*** Opening of SUPPLIED MATERIAL ***

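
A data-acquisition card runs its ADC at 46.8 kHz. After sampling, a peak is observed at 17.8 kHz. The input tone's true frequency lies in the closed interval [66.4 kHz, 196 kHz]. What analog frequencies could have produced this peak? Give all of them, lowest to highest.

Frequencies that alias to 17.8 kHz are k·fs ± 17.8 kHz for integer k ≥ 0.
k=0: 17.8 kHz.
k=1: 29 kHz, 64.6 kHz.
k=2: 75.8 kHz, 111.4 kHz.
k=3: 122.6 kHz, 158.2 kHz.
k=4: 169.4 kHz, 205 kHz.
k=5: 216.2 kHz, 251.8 kHz.
Within [66.4 kHz, 196 kHz]: 75.8 kHz, 111.4 kHz, 122.6 kHz, 158.2 kHz, 169.4 kHz.

75.8 kHz, 111.4 kHz, 122.6 kHz, 158.2 kHz, 169.4 kHz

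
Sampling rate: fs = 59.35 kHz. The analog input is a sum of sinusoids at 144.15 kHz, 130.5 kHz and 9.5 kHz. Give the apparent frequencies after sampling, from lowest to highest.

9.5 kHz, 11.8 kHz, 25.45 kHz

fs/2 = 29.675 kHz.
144.15 kHz mod fs = 25.45 kHz.
25.45 kHz ≤ fs/2 = 29.675 kHz, appears at 25.45 kHz.
130.5 kHz mod fs = 11.8 kHz.
11.8 kHz ≤ fs/2 = 29.675 kHz, appears at 11.8 kHz.
9.5 kHz ≤ fs/2 = 29.675 kHz, passes unchanged.
Distinct values: {9.5 kHz, 11.8 kHz, 25.45 kHz}.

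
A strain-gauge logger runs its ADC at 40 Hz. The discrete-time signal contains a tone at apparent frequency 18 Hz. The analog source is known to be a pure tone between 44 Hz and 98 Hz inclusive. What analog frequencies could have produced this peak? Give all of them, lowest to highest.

58 Hz, 62 Hz, 98 Hz

Frequencies that alias to 18 Hz are k·fs ± 18 Hz for integer k ≥ 0.
k=0: 18 Hz.
k=1: 22 Hz, 58 Hz.
k=2: 62 Hz, 98 Hz.
k=3: 102 Hz, 138 Hz.
Within [44 Hz, 98 Hz]: 58 Hz, 62 Hz, 98 Hz.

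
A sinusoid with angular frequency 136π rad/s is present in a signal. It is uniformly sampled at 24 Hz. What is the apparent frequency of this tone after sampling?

4 Hz

ω = 136π rad/s → f = ω/(2π) = 68 Hz.
68 Hz mod fs = 20 Hz.
20 Hz > fs/2 = 12 Hz, folds to fs − 20 Hz = 4 Hz.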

*** Close of SUPPLIED MATERIAL ***

* WORK TO COMPLETE
Every record must be retyped so that it matches the original exactly.

* RESPONSE
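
A data-acquisition card runs its ADC at 46.8 kHz. After sampling, a peak is observed at 17.8 kHz. The input tone's true frequency lies in the closed interval [66.4 kHz, 196 kHz]. What analog frequencies could have produced this peak? Give all of them, lowest to highest.

Frequencies that alias to 17.8 kHz are k·fs ± 17.8 kHz for integer k ≥ 0.
k=0: 17.8 kHz.
k=1: 29 kHz, 64.6 kHz.
k=2: 75.8 kHz, 111.4 kHz.
k=3: 122.6 kHz, 158.2 kHz.
k=4: 169.4 kHz, 205 kHz.
k=5: 216.2 kHz, 251.8 kHz.
Within [66.4 kHz, 196 kHz]: 75.8 kHz, 111.4 kHz, 122.6 kHz, 158.2 kHz, 169.4 kHz.

75.8 kHz, 111.4 kHz, 122.6 kHz, 158.2 kHz, 169.4 kHz

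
Sampling rate: fs = 59.35 kHz. The analog input is a sum of sinusoids at 144.15 kHz, 130.5 kHz and 9.5 kHz. Give the apparent frequencies after sampling, from lowest to highest.

9.5 kHz, 11.8 kHz, 25.45 kHz

fs/2 = 29.675 kHz.
144.15 kHz mod fs = 25.45 kHz.
25.45 kHz ≤ fs/2 = 29.675 kHz, appears at 25.45 kHz.
130.5 kHz mod fs = 11.8 kHz.
11.8 kHz ≤ fs/2 = 29.675 kHz, appears at 11.8 kHz.
9.5 kHz ≤ fs/2 = 29.675 kHz, passes unchanged.
Distinct values: {9.5 kHz, 11.8 kHz, 25.45 kHz}.

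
A strain-gauge logger runs its ADC at 40 Hz. The discrete-time signal contains a tone at apparent frequency 18 Hz. The analog source is known to be a pure tone between 44 Hz and 98 Hz inclusive. What analog frequencies could have produced this peak? Give all of them, lowest to highest.

58 Hz, 62 Hz, 98 Hz

Frequencies that alias to 18 Hz are k·fs ± 18 Hz for integer k ≥ 0.
k=0: 18 Hz.
k=1: 22 Hz, 58 Hz.
k=2: 62 Hz, 98 Hz.
k=3: 102 Hz, 138 Hz.
Within [44 Hz, 98 Hz]: 58 Hz, 62 Hz, 98 Hz.

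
A sinusoid with angular frequency 136π rad/s is present in a signal. It is uniformly sampled at 24 Hz. What is the apparent frequency of this tone after sampling?

4 Hz

ω = 136π rad/s → f = ω/(2π) = 68 Hz.
68 Hz mod fs = 20 Hz.
20 Hz > fs/2 = 12 Hz, folds to fs − 20 Hz = 4 Hz.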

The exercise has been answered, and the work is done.